(WHAT TO WORK ON) Identify all lines in the data containing the string "Answer". Copy them out.

(SOURCE DATA)
━━━━━━━━

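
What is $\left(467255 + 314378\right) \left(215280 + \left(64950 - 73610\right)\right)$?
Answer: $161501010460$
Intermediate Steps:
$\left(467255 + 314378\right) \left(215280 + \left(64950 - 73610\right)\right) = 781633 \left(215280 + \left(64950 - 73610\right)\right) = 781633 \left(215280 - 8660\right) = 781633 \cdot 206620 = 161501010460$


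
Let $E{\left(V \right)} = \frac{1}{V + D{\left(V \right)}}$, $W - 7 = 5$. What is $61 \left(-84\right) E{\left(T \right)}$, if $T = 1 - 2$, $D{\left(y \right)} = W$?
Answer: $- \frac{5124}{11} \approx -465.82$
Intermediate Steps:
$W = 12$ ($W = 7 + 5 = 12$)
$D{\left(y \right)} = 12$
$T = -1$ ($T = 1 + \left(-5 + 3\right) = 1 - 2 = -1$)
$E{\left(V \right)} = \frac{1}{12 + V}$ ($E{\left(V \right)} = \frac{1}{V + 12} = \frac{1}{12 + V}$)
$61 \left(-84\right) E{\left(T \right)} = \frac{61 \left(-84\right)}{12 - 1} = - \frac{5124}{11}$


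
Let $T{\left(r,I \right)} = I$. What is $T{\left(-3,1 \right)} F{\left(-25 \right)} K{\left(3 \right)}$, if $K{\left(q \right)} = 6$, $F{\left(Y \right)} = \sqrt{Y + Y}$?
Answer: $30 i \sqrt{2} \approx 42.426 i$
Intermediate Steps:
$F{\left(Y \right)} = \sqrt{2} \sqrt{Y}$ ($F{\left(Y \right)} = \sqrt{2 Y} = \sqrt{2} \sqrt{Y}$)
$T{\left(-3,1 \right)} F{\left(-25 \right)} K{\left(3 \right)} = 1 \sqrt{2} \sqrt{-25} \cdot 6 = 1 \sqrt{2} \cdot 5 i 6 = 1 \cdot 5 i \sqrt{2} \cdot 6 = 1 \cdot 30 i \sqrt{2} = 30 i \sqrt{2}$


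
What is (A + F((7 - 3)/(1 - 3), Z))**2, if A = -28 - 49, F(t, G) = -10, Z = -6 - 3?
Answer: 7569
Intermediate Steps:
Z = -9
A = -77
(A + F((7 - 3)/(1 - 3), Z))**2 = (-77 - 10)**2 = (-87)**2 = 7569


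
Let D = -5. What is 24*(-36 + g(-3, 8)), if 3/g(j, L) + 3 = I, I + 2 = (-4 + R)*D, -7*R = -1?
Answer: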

━━━━━━━━

(THE COMPLETED TASK)
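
Answer: $161501010460$
Answer: $- \frac{5124}{11} \approx -465.82$
Answer: $30 i \sqrt{2} \approx 42.426 i$
Answer: 7569
Answer: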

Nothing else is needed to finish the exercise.